Every record here must be set down once more, precisely as it reads.

* * *

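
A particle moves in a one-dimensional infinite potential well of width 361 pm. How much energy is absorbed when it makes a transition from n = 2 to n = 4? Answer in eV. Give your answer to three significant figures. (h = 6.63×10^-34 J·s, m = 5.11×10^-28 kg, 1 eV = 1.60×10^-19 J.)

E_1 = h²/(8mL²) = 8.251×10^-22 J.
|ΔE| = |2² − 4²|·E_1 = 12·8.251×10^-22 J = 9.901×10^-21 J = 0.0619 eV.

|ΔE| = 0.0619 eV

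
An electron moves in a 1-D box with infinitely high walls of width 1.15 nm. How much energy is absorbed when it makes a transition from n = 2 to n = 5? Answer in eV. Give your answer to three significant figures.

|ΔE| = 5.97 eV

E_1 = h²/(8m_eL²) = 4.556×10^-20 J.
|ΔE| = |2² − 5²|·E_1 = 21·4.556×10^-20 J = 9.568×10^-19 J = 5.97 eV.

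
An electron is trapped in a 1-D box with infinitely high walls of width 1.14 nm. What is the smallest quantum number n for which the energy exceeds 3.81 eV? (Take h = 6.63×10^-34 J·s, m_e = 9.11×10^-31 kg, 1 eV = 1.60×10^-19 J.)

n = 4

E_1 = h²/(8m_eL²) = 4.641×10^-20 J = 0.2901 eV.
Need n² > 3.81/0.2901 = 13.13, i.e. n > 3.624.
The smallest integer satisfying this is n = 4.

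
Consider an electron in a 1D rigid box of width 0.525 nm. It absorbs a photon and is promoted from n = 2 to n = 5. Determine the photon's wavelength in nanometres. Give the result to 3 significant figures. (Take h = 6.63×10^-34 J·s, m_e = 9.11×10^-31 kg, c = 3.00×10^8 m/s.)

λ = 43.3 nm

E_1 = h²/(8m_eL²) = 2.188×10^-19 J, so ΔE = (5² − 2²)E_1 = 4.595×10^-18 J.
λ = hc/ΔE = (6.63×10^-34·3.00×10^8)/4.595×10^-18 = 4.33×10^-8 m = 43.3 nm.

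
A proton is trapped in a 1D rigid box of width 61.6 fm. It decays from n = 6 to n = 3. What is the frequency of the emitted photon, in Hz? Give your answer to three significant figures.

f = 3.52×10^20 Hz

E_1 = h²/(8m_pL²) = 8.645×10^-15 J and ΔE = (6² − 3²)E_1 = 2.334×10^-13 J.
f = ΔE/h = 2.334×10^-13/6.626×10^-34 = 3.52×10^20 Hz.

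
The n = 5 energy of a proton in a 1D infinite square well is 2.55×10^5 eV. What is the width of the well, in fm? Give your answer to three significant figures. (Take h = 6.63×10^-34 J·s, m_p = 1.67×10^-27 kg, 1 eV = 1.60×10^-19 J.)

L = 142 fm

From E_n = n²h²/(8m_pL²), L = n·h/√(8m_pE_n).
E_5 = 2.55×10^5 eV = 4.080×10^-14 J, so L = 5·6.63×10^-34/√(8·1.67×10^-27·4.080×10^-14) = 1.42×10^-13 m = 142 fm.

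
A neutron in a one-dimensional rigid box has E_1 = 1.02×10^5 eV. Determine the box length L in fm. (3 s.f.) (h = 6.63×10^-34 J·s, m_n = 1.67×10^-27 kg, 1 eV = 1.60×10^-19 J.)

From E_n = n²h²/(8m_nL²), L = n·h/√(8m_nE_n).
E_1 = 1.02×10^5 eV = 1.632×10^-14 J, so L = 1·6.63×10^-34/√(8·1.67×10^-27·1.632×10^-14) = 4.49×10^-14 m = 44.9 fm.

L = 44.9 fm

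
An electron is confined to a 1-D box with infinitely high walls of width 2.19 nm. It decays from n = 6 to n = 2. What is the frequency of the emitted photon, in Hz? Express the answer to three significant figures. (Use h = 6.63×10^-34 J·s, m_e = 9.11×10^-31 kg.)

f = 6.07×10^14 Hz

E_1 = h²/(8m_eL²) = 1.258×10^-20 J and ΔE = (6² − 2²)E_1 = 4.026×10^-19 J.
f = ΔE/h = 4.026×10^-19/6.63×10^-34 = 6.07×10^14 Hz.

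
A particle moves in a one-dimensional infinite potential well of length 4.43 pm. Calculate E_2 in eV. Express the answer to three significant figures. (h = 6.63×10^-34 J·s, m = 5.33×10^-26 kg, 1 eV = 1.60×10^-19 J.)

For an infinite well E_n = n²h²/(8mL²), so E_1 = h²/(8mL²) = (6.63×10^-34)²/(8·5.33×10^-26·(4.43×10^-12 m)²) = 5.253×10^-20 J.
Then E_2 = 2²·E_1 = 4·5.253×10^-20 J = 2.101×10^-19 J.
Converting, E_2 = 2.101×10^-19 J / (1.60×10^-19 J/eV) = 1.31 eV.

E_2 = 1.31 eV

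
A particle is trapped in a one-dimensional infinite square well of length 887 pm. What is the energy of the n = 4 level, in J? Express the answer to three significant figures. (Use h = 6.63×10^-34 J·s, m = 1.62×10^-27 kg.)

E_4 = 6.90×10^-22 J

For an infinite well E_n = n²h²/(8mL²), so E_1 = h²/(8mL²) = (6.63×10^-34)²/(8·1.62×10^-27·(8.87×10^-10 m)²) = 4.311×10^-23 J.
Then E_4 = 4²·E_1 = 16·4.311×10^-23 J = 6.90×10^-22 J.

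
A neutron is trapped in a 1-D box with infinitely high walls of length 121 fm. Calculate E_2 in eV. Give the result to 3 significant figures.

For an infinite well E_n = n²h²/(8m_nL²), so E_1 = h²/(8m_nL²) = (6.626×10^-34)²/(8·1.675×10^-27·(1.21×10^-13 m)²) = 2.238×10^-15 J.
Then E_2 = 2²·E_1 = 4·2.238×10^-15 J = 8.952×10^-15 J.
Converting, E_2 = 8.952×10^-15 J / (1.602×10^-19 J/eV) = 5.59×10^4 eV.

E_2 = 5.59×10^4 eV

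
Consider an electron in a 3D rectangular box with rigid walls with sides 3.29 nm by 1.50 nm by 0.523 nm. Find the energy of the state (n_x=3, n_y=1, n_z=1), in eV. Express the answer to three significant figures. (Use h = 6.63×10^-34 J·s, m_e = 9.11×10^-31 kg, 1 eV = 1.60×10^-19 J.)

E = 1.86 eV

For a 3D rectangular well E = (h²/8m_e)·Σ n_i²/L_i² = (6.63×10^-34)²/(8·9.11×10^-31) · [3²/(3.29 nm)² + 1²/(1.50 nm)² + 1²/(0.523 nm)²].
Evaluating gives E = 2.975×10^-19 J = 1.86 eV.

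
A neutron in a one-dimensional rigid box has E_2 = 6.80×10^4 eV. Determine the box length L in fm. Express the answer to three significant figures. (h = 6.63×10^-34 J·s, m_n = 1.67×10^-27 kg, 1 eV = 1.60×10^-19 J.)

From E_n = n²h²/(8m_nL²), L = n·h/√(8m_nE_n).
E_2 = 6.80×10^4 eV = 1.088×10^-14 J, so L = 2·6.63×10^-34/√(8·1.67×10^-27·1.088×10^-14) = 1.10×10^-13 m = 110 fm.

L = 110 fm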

* * *

**RESPONSE AREA**.
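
A particle moves in a one-dimensional infinite potential well of width 361 pm. How much energy is absorbed when it makes a transition from n = 2 to n = 4? Answer in eV. Give your answer to three significant figures. (h = 6.63×10^-34 J·s, m = 5.11×10^-28 kg, 1 eV = 1.60×10^-19 J.)

E_1 = h²/(8mL²) = 8.251×10^-22 J.
|ΔE| = |2² − 4²|·E_1 = 12·8.251×10^-22 J = 9.901×10^-21 J = 0.0619 eV.

|ΔE| = 0.0619 eV

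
An electron moves in a 1-D box with infinitely high walls of width 1.15 nm. How much energy is absorbed when it makes a transition from n = 2 to n = 5? Answer in eV. Give your answer to three significant figures.

|ΔE| = 5.97 eV

E_1 = h²/(8m_eL²) = 4.556×10^-20 J.
|ΔE| = |2² − 5²|·E_1 = 21·4.556×10^-20 J = 9.568×10^-19 J = 5.97 eV.

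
An electron is trapped in a 1-D box with infinitely high walls of width 1.14 nm. What is the smallest quantum number n for which the energy exceeds 3.81 eV? (Take h = 6.63×10^-34 J·s, m_e = 9.11×10^-31 kg, 1 eV = 1.60×10^-19 J.)

n = 4

E_1 = h²/(8m_eL²) = 4.641×10^-20 J = 0.2901 eV.
Need n² > 3.81/0.2901 = 13.13, i.e. n > 3.624.
The smallest integer satisfying this is n = 4.

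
Consider an electron in a 1D rigid box of width 0.525 nm. It absorbs a photon and is promoted from n = 2 to n = 5. Determine the photon's wavelength in nanometres. Give the result to 3 significant figures. (Take h = 6.63×10^-34 J·s, m_e = 9.11×10^-31 kg, c = 3.00×10^8 m/s.)

λ = 43.3 nm

E_1 = h²/(8m_eL²) = 2.188×10^-19 J, so ΔE = (5² − 2²)E_1 = 4.595×10^-18 J.
λ = hc/ΔE = (6.63×10^-34·3.00×10^8)/4.595×10^-18 = 4.33×10^-8 m = 43.3 nm.

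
A proton is trapped in a 1D rigid box of width 61.6 fm. It decays from n = 6 to n = 3. What is the frequency of the emitted photon, in Hz? Give your answer to three significant figures.

f = 3.52×10^20 Hz

E_1 = h²/(8m_pL²) = 8.645×10^-15 J and ΔE = (6² − 3²)E_1 = 2.334×10^-13 J.
f = ΔE/h = 2.334×10^-13/6.626×10^-34 = 3.52×10^20 Hz.

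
The n = 5 energy of a proton in a 1D infinite square well is 2.55×10^5 eV. What is the width of the well, in fm? Give your answer to three significant figures. (Take h = 6.63×10^-34 J·s, m_p = 1.67×10^-27 kg, 1 eV = 1.60×10^-19 J.)

L = 142 fm

From E_n = n²h²/(8m_pL²), L = n·h/√(8m_pE_n).
E_5 = 2.55×10^5 eV = 4.080×10^-14 J, so L = 5·6.63×10^-34/√(8·1.67×10^-27·4.080×10^-14) = 1.42×10^-13 m = 142 fm.

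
A neutron in a one-dimensional rigid box has E_1 = 1.02×10^5 eV. Determine the box length L in fm. (3 s.f.) (h = 6.63×10^-34 J·s, m_n = 1.67×10^-27 kg, 1 eV = 1.60×10^-19 J.)

From E_n = n²h²/(8m_nL²), L = n·h/√(8m_nE_n).
E_1 = 1.02×10^5 eV = 1.632×10^-14 J, so L = 1·6.63×10^-34/√(8·1.67×10^-27·1.632×10^-14) = 4.49×10^-14 m = 44.9 fm.

L = 44.9 fm

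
An electron is confined to a 1-D box with infinitely high walls of width 2.19 nm. It decays from n = 6 to n = 2. What is the frequency of the emitted photon, in Hz? Express the answer to three significant figures. (Use h = 6.63×10^-34 J·s, m_e = 9.11×10^-31 kg.)

f = 6.07×10^14 Hz

E_1 = h²/(8m_eL²) = 1.258×10^-20 J and ΔE = (6² − 2²)E_1 = 4.026×10^-19 J.
f = ΔE/h = 4.026×10^-19/6.63×10^-34 = 6.07×10^14 Hz.

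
A particle moves in a one-dimensional infinite potential well of length 4.43 pm. Calculate E_2 in eV. Express the answer to three significant figures. (h = 6.63×10^-34 J·s, m = 5.33×10^-26 kg, 1 eV = 1.60×10^-19 J.)

For an infinite well E_n = n²h²/(8mL²), so E_1 = h²/(8mL²) = (6.63×10^-34)²/(8·5.33×10^-26·(4.43×10^-12 m)²) = 5.253×10^-20 J.
Then E_2 = 2²·E_1 = 4·5.253×10^-20 J = 2.101×10^-19 J.
Converting, E_2 = 2.101×10^-19 J / (1.60×10^-19 J/eV) = 1.31 eV.

E_2 = 1.31 eV

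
A particle is trapped in a one-dimensional infinite square well of length 887 pm. What is the energy of the n = 4 level, in J? Express the answer to three significant figures. (Use h = 6.63×10^-34 J·s, m = 1.62×10^-27 kg.)

E_4 = 6.90×10^-22 J

For an infinite well E_n = n²h²/(8mL²), so E_1 = h²/(8mL²) = (6.63×10^-34)²/(8·1.62×10^-27·(8.87×10^-10 m)²) = 4.311×10^-23 J.
Then E_4 = 4²·E_1 = 16·4.311×10^-23 J = 6.90×10^-22 J.

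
A neutron is trapped in a 1-D box with infinitely high walls of length 121 fm. Calculate E_2 in eV. Give the result to 3 significant figures.

For an infinite well E_n = n²h²/(8m_nL²), so E_1 = h²/(8m_nL²) = (6.626×10^-34)²/(8·1.675×10^-27·(1.21×10^-13 m)²) = 2.238×10^-15 J.
Then E_2 = 2²·E_1 = 4·2.238×10^-15 J = 8.952×10^-15 J.
Converting, E_2 = 8.952×10^-15 J / (1.602×10^-19 J/eV) = 5.59×10^4 eV.

E_2 = 5.59×10^4 eV

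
Consider an electron in a 3D rectangular box with rigid walls with sides 3.29 nm by 1.50 nm by 0.523 nm. Find the energy of the state (n_x=3, n_y=1, n_z=1), in eV. Express the answer to three significant figures. (Use h = 6.63×10^-34 J·s, m_e = 9.11×10^-31 kg, 1 eV = 1.60×10^-19 J.)

E = 1.86 eV

For a 3D rectangular well E = (h²/8m_e)·Σ n_i²/L_i² = (6.63×10^-34)²/(8·9.11×10^-31) · [3²/(3.29 nm)² + 1²/(1.50 nm)² + 1²/(0.523 nm)²].
Evaluating gives E = 2.975×10^-19 J = 1.86 eV.

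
A neutron in a one-dimensional rigid box has E_2 = 6.80×10^4 eV. Determine the box length L in fm. Express the answer to three significant figures. (h = 6.63×10^-34 J·s, m_n = 1.67×10^-27 kg, 1 eV = 1.60×10^-19 J.)

From E_n = n²h²/(8m_nL²), L = n·h/√(8m_nE_n).
E_2 = 6.80×10^4 eV = 1.088×10^-14 J, so L = 2·6.63×10^-34/√(8·1.67×10^-27·1.088×10^-14) = 1.10×10^-13 m = 110 fm.

L = 110 fm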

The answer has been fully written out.